→ BRIEF
Check each line of the entries below for the string "half"; copy every line where it appears.

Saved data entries
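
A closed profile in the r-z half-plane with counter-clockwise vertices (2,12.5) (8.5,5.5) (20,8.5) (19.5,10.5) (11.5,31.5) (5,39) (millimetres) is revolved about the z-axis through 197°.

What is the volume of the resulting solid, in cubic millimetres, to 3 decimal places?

Volume = 11268.093 mm³

Profile (r,z), 6 vertices: (2,12.5) (8.5,5.5) (20,8.5) (19.5,10.5) (11.5,31.5) (5,39)
edge 0: (2,12.5)→(8.5,5.5)  cross = 2·5.5 − 8.5·12.5 = -95.2500; (r_i+r_j)·cross = 10.5·-95.2500 = -1000.1250
edge 1: (8.5,5.5)→(20,8.5)  cross = 8.5·8.5 − 20·5.5 = -37.7500; (r_i+r_j)·cross = 28.5·-37.7500 = -1075.8750
edge 2: (20,8.5)→(19.5,10.5)  cross = 20·10.5 − 19.5·8.5 = 44.2500; (r_i+r_j)·cross = 39.5·44.2500 = 1747.8750
edge 3: (19.5,10.5)→(11.5,31.5)  cross = 19.5·31.5 − 11.5·10.5 = 493.5000; (r_i+r_j)·cross = 31·493.5000 = 15298.5000
edge 4: (11.5,31.5)→(5,39)  cross = 11.5·39 − 5·31.5 = 291.0000; (r_i+r_j)·cross = 16.5·291.0000 = 4801.5000
edge 5: (5,39)→(2,12.5)  cross = 5·12.5 − 2·39 = -15.5000; (r_i+r_j)·cross = 7·-15.5000 = -108.5000
Σcross = 680.2500 → A = |Σcross|/2 = 340.1250 mm²
Σ(r_i+r_j)·cross = 19663.3750 → first moment M = |Σ|/6 = 3277.2292
R_c = M/A = 3277.2292/340.1250 = 9.6354 mm
θ = 197° = 3.438299 rad
V = θ·R_c·A = 3.438299·9.6354·340.1250 = 11268.093 mm³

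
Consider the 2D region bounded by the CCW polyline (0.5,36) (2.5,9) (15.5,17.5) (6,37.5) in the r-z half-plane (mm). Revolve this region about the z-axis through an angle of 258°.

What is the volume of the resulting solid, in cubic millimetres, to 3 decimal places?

Volume = 7160.815 mm³

Profile (r,z), 4 vertices: (0.5,36) (2.5,9) (15.5,17.5) (6,37.5)
edge 0: (0.5,36)→(2.5,9)  cross = 0.5·9 − 2.5·36 = -85.5000; (r_i+r_j)·cross = 3·-85.5000 = -256.5000
edge 1: (2.5,9)→(15.5,17.5)  cross = 2.5·17.5 − 15.5·9 = -95.7500; (r_i+r_j)·cross = 18·-95.7500 = -1723.5000
edge 2: (15.5,17.5)→(6,37.5)  cross = 15.5·37.5 − 6·17.5 = 476.2500; (r_i+r_j)·cross = 21.5·476.2500 = 10239.3750
edge 3: (6,37.5)→(0.5,36)  cross = 6·36 − 0.5·37.5 = 197.2500; (r_i+r_j)·cross = 6.5·197.2500 = 1282.1250
Σcross = 492.2500 → A = |Σcross|/2 = 246.1250 mm²
Σ(r_i+r_j)·cross = 9541.5000 → first moment M = |Σ|/6 = 1590.2500
R_c = M/A = 1590.2500/246.1250 = 6.4611 mm
θ = 258° = 4.502949 rad
V = θ·R_c·A = 4.502949·6.4611·246.1250 = 7160.815 mm³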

→ SOLUTION TO THIS PROBLEM
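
A closed profile in the r-z half-plane with counter-clockwise vertices (2,12.5) (8.5,5.5) (20,8.5) (19.5,10.5) (11.5,31.5) (5,39) (millimetres) is revolved about the z-axis through 197°.
Consider the 2D region bounded by the CCW polyline (0.5,36) (2.5,9) (15.5,17.5) (6,37.5) in the r-z half-plane (mm). Revolve this region about the z-axis through an angle of 258°.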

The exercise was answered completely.